» **Problem requirements**
Reproduce the records in full. Alter nothing.

─── Extracted information

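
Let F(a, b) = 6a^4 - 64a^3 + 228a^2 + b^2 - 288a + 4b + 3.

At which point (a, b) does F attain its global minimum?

(1, -2)

F(a,b) separates as P(a) + Q(b) + 3, so its minimum is min P + min Q + 3.
P'(a) = 24(a - 4)(a - 3)(a - 1) vanishes at a ∈ {1, 3, 4}; Q'(b) = 2b + 4 vanishes at b ∈ {-2}.
Local minima of P (where P''>0): P(1)=-118, P(4)=-64. Local minima of Q: Q(-2)=-4.
So the global minimum of F is P(1) + Q(-2) + 3 = -118 − 4 + 3 = -119, attained at (1, -2).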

──────

» **Task output**
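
Let F(a, b) = 6a^4 - 64a^3 + 228a^2 + b^2 - 288a + 4b + 3.

At which point (a, b) does F attain its global minimum?

(1, -2)

F(a,b) separates as P(a) + Q(b) + 3, so its minimum is min P + min Q + 3.
P'(a) = 24(a - 4)(a - 3)(a - 1) vanishes at a ∈ {1, 3, 4}; Q'(b) = 2b + 4 vanishes at b ∈ {-2}.
Local minima of P (where P''>0): P(1)=-118, P(4)=-64. Local minima of Q: Q(-2)=-4.
So the global minimum of F is P(1) + Q(-2) + 3 = -118 − 4 + 3 = -119, attained at (1, -2).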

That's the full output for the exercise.